* **Your assignment**: Look through the data below and extract, unchanged, the lines from the one that contains "Valdor Food Safety" to the one that contains "(e) Exception (b)", both included.

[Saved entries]
------------------------

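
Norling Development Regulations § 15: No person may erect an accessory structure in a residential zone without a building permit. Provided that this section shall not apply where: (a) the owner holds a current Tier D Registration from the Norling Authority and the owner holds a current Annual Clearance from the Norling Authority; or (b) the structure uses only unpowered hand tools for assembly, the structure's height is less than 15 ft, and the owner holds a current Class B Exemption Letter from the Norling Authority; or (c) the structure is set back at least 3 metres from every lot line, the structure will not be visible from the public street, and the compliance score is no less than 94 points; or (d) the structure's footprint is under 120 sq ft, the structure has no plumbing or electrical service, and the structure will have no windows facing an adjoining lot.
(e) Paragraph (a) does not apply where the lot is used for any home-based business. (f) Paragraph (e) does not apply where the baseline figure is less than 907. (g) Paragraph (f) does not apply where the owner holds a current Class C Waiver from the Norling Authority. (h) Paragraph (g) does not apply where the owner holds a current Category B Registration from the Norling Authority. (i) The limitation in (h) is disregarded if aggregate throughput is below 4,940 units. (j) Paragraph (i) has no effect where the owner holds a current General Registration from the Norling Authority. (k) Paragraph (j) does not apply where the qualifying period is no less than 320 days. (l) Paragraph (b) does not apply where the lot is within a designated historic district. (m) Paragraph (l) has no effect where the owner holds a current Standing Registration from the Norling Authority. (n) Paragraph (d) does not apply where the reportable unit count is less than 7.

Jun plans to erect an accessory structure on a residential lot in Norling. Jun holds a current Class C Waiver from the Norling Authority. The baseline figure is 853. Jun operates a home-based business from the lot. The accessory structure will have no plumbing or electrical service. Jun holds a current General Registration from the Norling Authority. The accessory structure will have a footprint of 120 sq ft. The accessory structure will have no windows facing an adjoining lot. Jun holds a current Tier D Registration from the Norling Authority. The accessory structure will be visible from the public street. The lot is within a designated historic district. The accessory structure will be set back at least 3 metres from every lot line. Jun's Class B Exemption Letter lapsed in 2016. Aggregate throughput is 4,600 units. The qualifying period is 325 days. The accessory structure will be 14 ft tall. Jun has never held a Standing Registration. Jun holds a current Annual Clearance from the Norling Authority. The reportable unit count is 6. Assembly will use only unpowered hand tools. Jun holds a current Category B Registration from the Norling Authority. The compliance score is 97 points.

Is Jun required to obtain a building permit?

Yes — Jun must obtain a building permit.

All of (a)'s requirements are met (a current Tier D Registration is held; a current Annual Clearance is held). But applying paragraphs (e)–(k): (e) operates — a home-based business operates on the lot. (f) would limit (e) — the baseline figure is 853, less than the 907 limit — but (g) sets (f) aside: (g) applies — a current Class C Waiver is held. (h) applies (a current Category B Registration is held), but is overridden by (i): (i) operates against (h): aggregate throughput is 4,600 units, below the 4,940 units limit. (j) is triggered (a current General Registration is held), but yields to (k): (k) operates — the qualifying period is 325 days, meeting the 320 days threshold. Exception (a) does not apply.
Exception (b) does not apply: the Class B Exemption Letter is not current.
Exception (c) fails — the structure will be visible from the street.
Exception (d) does not apply: the structure's footprint is 120 sq ft, not under 120 sq ft.
None of the exceptions is available; § 15 applies in full.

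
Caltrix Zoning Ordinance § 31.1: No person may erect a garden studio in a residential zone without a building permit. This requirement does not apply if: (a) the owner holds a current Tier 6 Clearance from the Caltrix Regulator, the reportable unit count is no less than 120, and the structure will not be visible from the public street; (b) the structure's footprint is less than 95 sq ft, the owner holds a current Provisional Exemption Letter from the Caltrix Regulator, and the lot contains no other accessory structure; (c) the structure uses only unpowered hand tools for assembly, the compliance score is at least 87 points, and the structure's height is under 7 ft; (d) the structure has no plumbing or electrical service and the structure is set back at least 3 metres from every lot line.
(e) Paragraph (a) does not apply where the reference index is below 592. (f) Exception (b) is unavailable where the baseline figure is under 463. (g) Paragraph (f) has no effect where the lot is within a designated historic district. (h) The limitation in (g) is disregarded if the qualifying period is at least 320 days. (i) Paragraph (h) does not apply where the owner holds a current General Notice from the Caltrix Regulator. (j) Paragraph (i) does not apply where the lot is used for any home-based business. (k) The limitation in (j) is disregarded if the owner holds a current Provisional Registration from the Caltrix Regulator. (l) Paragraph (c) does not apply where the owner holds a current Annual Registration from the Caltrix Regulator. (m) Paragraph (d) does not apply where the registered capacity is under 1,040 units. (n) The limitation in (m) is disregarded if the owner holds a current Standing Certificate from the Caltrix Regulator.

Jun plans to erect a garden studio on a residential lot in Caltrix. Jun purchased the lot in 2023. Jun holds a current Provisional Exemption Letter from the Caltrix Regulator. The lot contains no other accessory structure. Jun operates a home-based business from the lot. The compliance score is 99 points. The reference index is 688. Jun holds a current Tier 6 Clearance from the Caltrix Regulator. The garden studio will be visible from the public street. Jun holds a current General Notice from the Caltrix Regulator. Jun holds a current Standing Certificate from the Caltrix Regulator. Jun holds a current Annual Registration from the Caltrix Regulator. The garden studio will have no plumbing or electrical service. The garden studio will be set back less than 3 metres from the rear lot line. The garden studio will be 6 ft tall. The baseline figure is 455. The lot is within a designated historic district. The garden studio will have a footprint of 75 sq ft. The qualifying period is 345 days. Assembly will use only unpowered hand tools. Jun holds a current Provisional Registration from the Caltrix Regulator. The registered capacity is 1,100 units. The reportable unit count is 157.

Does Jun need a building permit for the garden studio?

No — exception (b) applies; Jun does not need a building permit.

Exception (a) requires that the structure will not be visible from the public street; but the structure will be visible from the street, so (a) is unavailable.
Exception (b)'s conditions are all satisfied: the structure's footprint is 75 sq ft, less than the 95 sq ft limit; a current Provisional Exemption Letter is held; the lot has no other accessory structure. Considering the limiting provisions: (f) is engaged (the baseline figure is 455, under the 463 limit), but is itself disapplied by (g): (g) operates against (f): the lot is in a historic district. (h) would limit (g) — the qualifying period is 345 days, meeting the 320 days threshold — but (i) sets (h) aside: (i) applies — a current General Notice is held. (j) would limit (i) — a home-based business operates on the lot — but (k) sets (j) aside: (k) is engaged — a current Provisional Registration is held. So (b) applies.
Exception (c): assembly uses only hand tools; the compliance score is 99 points, meeting the 87 points threshold; the structure's height is 6 ft, under the 7 ft limit — every condition holds. Turning to paragraph (l): (l) applies — a current Annual Registration is held. (c) is therefore removed.
Exception (d) does not apply: the rear setback is under 3 m.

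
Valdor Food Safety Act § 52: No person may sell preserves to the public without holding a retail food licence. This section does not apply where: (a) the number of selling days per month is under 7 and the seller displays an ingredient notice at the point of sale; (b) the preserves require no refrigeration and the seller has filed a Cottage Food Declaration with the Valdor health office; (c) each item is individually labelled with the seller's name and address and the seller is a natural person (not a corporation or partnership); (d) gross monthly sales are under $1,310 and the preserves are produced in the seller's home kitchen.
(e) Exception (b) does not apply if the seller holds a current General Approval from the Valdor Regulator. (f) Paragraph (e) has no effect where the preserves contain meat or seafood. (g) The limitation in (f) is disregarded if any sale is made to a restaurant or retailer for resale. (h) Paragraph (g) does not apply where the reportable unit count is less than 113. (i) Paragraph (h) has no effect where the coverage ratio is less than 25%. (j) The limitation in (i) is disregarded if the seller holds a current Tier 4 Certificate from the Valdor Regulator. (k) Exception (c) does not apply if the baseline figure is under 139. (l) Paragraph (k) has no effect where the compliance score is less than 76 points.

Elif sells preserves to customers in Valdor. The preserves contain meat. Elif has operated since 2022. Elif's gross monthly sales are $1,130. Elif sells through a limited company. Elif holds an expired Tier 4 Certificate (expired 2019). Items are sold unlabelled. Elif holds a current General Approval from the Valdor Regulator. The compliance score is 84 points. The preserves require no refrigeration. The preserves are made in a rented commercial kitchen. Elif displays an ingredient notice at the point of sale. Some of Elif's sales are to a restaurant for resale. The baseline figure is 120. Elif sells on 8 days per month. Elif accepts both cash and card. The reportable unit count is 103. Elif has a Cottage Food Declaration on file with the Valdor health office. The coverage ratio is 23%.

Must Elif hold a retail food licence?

Exception (a) fails — the number of selling days per month is 8, not under 7.
Exception (b)'s conditions are all satisfied: the preserves are shelf-stable; a Cottage Food Declaration is on file. But: (e) operates — a current General Approval is held. (f) operates (the preserves contain meat), but is overridden by (g): (g) operates — some sales are to a restaurant for resale. (h) would limit (g) — the reportable unit count is 103, less than the 113 limit — but (i) sets (h) aside: (i) operates against (h): the coverage ratio is 23%, less than the 25% limit. (j), which would lift (i), is not triggered — there is no Tier 4 Certificate in force. Exception (b) does not apply.
Exception (c) does not apply: items are sold unlabelled.
Exception (d) fails — the preserves are made in a commercial kitchen, not a home kitchen.
No exception applies. The general rule governs.

Yes — Elif must hold a retail food licence.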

------------------------

* **Written answer**:
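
Valdor Food Safety Act § 52: No person may sell preserves to the public without holding a retail food licence. This section does not apply where: (a) the number of selling days per month is under 7 and the seller displays an ingredient notice at the point of sale; (b) the preserves require no refrigeration and the seller has filed a Cottage Food Declaration with the Valdor health office; (c) each item is individually labelled with the seller's name and address and the seller is a natural person (not a corporation or partnership); (d) gross monthly sales are under $1,310 and the preserves are produced in the seller's home kitchen.
(e) Exception (b) does not apply if the seller holds a current General Approval from the Valdor Regulator. (f) Paragraph (e) has no effect where the preserves contain meat or seafood. (g) The limitation in (f) is disregarded if any sale is made to a restaurant or retailer for resale. (h) Paragraph (g) does not apply where the reportable unit count is less than 113. (i) Paragraph (h) has no effect where the coverage ratio is less than 25%. (j) The limitation in (i) is disregarded if the seller holds a current Tier 4 Certificate from the Valdor Regulator. (k) Exception (c) does not apply if the baseline figure is under 139. (l) Paragraph (k) has no effect where the compliance score is less than 76 points.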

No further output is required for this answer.